Work to be completed
In the listing below, start your output at the line with "Level 6-7, Category 3: 39–44 months" and end it after the line with "Level 9-15, Category 2: 50–60 months", copying every line exactly.

Recorded information
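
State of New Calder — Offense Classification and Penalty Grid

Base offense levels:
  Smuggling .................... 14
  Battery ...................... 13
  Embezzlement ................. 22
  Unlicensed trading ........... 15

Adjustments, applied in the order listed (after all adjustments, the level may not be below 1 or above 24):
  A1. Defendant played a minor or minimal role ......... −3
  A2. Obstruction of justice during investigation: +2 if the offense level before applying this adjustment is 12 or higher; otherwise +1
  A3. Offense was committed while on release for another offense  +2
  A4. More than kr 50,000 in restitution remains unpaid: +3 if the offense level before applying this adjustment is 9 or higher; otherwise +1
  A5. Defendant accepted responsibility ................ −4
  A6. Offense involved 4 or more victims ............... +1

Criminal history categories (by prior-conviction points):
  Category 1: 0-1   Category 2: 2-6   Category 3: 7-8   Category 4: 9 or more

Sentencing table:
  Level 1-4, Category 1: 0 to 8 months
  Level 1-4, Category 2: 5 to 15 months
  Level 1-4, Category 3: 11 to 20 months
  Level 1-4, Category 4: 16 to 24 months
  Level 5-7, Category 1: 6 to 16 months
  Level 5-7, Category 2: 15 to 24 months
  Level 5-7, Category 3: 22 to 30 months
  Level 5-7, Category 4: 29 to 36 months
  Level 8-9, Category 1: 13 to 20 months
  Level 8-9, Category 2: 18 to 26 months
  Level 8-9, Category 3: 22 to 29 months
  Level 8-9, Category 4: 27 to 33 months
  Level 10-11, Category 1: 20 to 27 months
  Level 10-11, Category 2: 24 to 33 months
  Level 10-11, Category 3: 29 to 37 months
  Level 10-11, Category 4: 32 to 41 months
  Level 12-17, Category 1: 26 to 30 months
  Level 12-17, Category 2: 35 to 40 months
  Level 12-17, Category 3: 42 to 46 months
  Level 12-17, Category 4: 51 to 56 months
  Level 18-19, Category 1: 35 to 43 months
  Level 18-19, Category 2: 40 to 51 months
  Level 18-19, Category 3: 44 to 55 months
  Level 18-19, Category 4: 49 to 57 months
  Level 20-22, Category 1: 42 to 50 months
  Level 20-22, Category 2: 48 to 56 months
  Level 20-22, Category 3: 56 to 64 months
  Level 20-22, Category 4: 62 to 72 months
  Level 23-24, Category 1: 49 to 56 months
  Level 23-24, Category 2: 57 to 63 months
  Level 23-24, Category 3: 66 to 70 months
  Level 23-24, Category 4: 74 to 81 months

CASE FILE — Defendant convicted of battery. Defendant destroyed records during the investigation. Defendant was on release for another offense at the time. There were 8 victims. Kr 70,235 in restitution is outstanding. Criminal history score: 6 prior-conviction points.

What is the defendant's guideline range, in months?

Base offense level for battery: 13.
A2 applies (level before this adjustment is 13 ≥ 12, so +2): 13 + 2 = 15.
A3 applies: 15 + 2 = 17.
A4 applies (level before this adjustment is 17 ≥ 9, so +3): 17 + 3 = 20.
A5 does not apply.
A6 applies: 20 + 1 = 21.
Final offense level: 21.
Criminal history: 6 prior points → Category 2 (2-6).
Level 21 falls in the 20-22 band.
Grid: Level 20-22 × Category 2 = 48-56 months.

48-56 months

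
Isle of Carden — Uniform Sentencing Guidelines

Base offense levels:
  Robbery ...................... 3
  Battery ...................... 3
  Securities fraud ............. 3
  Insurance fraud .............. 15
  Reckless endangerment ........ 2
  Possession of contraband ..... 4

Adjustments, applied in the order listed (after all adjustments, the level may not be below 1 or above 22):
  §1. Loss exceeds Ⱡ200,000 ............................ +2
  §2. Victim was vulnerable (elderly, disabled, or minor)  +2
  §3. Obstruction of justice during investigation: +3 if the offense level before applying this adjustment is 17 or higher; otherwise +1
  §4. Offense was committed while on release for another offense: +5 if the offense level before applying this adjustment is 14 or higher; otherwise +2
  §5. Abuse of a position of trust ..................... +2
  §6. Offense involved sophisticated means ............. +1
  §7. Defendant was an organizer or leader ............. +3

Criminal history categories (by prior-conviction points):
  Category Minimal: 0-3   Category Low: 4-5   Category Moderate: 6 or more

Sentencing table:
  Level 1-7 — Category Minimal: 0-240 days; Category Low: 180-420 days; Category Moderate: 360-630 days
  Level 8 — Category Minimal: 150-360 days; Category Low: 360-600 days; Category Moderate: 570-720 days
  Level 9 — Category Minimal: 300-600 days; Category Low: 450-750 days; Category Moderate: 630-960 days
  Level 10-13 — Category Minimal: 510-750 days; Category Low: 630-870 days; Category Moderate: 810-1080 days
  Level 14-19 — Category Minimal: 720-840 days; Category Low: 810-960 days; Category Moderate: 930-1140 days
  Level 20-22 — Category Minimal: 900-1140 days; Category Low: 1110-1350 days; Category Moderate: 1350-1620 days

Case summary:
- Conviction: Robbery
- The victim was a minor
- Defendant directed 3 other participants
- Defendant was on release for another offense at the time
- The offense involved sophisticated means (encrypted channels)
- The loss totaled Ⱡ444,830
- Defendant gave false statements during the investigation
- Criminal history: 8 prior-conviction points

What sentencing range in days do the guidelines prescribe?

Base offense level for robbery: 3.
§1 applies: 3 + 2 = 5.
§2 applies: 5 + 2 = 7.
§3 applies (level before this adjustment is 7 < 17, so +1): 7 + 1 = 8.
§4 applies (level before this adjustment is 8 < 14, so +2): 8 + 2 = 10.
§5 does not apply.
§6 applies: 10 + 1 = 11.
§7 applies: 11 + 3 = 14.
Final offense level: 14.
Criminal history: 8 prior points → Category Moderate (6+).
Level 14 falls in the 14-19 band.
Grid: Level 14-19 × Category Moderate = 930-1140 days.

930-1140 days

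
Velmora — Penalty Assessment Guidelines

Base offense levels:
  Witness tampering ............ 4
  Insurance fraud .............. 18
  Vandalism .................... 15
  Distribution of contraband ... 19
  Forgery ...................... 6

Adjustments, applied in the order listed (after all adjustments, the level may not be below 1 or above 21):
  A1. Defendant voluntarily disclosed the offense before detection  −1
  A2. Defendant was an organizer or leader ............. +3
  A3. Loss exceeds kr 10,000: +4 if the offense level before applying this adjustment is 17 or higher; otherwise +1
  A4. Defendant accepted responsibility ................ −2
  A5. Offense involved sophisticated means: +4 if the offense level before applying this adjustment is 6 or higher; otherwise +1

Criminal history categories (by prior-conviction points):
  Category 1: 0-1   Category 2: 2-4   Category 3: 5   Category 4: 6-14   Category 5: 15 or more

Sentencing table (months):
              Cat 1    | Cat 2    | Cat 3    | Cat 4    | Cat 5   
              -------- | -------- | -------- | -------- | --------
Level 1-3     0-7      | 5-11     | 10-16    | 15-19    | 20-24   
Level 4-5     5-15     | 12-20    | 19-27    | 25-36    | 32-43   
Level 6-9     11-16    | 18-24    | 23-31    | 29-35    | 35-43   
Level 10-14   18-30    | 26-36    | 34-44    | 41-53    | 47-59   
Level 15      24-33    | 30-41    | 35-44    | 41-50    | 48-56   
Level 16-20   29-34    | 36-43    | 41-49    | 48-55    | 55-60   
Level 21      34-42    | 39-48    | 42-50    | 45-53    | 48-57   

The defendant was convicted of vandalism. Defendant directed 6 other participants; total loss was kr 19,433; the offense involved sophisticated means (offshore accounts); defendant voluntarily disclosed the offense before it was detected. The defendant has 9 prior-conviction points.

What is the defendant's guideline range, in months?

45-53 months

Base offense level for vandalism: 15.
A1 applies: 15 − 1 = 14.
A2 applies: 14 + 3 = 17.
A3 applies (level before this adjustment is 17 ≥ 17, so +4): 17 + 4 = 21.
A4 does not apply.
A5 applies (level before this adjustment is 21 ≥ 6, so +4): 21 + 4 = 25.
Level 25 exceeds the maximum of 21; capped at 21.
Final offense level: 21.
Criminal history: 9 prior points → Category 4 (6-14).
Level 21 falls in the 21 band.
Grid: Level 21 × Category 4 = 45-53 months.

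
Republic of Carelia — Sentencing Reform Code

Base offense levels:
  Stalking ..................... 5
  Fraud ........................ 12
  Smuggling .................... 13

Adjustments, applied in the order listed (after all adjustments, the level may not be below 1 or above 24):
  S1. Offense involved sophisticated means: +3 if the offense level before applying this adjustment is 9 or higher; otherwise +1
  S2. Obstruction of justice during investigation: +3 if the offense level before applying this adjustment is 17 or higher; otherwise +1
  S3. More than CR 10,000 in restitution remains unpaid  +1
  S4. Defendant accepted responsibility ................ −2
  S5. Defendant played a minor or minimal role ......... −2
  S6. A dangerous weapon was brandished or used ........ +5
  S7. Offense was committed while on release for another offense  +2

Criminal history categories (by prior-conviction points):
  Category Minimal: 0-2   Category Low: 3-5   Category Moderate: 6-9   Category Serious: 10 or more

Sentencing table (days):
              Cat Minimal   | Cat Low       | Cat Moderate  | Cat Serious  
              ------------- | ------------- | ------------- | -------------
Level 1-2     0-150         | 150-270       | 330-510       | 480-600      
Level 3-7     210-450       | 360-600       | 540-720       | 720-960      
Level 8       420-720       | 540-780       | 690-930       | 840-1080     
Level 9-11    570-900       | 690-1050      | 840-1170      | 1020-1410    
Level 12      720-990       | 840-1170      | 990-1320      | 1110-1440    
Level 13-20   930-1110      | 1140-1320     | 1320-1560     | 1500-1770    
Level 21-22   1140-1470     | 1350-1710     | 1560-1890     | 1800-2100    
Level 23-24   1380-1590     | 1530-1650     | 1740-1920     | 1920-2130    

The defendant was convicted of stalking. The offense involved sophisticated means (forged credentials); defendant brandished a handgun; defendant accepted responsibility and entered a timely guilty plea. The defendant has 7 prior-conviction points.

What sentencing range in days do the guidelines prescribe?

840-1170 days

Base offense level for stalking: 5.
S1 applies (level before this adjustment is 5 < 9, so +1): 5 + 1 = 6.
S3 does not apply.
S4 applies: 6 − 2 = 4.
S6 applies: 4 + 5 = 9.
Final offense level: 9.
Criminal history: 7 prior points → Category Moderate (6-9).
Level 9 falls in the 9-11 band.
Grid: Level 9-11 × Category Moderate = 840-1170 days.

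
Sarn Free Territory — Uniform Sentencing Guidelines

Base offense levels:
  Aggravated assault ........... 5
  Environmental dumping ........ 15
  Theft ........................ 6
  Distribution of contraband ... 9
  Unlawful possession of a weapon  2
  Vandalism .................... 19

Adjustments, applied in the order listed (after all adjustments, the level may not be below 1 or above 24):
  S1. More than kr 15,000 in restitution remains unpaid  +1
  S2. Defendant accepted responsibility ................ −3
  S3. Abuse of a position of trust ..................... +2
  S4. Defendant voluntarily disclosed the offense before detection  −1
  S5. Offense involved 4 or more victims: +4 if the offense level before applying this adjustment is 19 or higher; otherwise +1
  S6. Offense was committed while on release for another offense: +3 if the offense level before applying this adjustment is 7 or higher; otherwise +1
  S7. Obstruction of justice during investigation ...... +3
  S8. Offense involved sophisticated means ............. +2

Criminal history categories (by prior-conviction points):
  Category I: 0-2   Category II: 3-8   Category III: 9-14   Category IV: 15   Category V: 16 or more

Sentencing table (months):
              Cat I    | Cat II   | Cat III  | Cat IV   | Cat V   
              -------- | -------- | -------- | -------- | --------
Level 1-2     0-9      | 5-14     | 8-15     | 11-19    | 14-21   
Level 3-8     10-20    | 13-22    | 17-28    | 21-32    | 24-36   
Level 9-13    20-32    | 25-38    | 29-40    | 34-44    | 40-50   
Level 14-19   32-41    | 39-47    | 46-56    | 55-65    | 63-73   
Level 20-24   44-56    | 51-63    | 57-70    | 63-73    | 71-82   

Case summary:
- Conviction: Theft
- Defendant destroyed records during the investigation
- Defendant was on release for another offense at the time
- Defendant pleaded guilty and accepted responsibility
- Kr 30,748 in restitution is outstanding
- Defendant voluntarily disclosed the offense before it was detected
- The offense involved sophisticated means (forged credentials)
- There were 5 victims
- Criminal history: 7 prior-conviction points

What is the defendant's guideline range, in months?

25-38 months

Base offense level for theft: 6.
S1 applies: 6 + 1 = 7.
S2 applies: 7 − 3 = 4.
S4 applies: 4 − 1 = 3.
S5 applies (level before this adjustment is 3 < 19, so +1): 3 + 1 = 4.
S6 applies (level before this adjustment is 4 < 7, so +1): 4 + 1 = 5.
S7 applies: 5 + 3 = 8.
S8 applies: 8 + 2 = 10.
Final offense level: 10.
Criminal history: 7 prior points → Category II (3-8).
Level 10 falls in the 9-13 band.
Grid: Level 9-13 × Category II = 25-38 months.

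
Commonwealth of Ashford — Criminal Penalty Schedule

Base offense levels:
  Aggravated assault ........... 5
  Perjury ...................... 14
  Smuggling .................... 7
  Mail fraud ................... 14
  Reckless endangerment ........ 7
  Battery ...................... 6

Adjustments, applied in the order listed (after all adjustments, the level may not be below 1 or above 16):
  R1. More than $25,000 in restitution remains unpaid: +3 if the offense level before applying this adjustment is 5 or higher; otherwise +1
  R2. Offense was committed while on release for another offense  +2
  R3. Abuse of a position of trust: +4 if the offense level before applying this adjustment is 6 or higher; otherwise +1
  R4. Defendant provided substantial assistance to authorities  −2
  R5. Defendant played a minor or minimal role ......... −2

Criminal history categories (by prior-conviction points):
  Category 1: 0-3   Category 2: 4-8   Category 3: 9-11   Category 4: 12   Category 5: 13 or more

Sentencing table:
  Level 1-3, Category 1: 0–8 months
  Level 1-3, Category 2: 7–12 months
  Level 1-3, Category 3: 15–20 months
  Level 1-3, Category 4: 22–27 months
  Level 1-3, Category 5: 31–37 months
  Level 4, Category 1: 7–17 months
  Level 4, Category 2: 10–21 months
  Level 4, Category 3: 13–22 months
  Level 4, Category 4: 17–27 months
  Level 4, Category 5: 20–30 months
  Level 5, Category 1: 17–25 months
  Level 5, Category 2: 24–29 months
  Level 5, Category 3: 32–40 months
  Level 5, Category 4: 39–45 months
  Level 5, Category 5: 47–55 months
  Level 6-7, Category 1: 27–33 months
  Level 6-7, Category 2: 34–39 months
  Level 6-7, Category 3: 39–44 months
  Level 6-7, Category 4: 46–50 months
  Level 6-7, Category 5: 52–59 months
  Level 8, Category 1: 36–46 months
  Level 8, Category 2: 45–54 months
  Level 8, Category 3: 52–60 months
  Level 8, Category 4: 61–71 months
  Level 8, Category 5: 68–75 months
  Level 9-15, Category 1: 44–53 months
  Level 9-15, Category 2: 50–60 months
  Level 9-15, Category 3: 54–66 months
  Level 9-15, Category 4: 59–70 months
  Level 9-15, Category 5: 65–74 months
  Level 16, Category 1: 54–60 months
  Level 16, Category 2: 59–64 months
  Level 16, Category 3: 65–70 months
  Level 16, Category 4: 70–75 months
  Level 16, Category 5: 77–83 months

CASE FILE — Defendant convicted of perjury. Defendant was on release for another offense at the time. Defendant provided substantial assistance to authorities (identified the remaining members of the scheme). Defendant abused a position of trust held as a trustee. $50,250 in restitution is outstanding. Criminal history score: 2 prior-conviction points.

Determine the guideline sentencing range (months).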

Solution to the exercise
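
  Level 6-7, Category 3: 39–44 months
  Level 6-7, Category 4: 46–50 months
  Level 6-7, Category 5: 52–59 months
  Level 8, Category 1: 36–46 months
  Level 8, Category 2: 45–54 months
  Level 8, Category 3: 52–60 months
  Level 8, Category 4: 61–71 months
  Level 8, Category 5: 68–75 months
  Level 9-15, Category 1: 44–53 months
  Level 9-15, Category 2: 50–60 months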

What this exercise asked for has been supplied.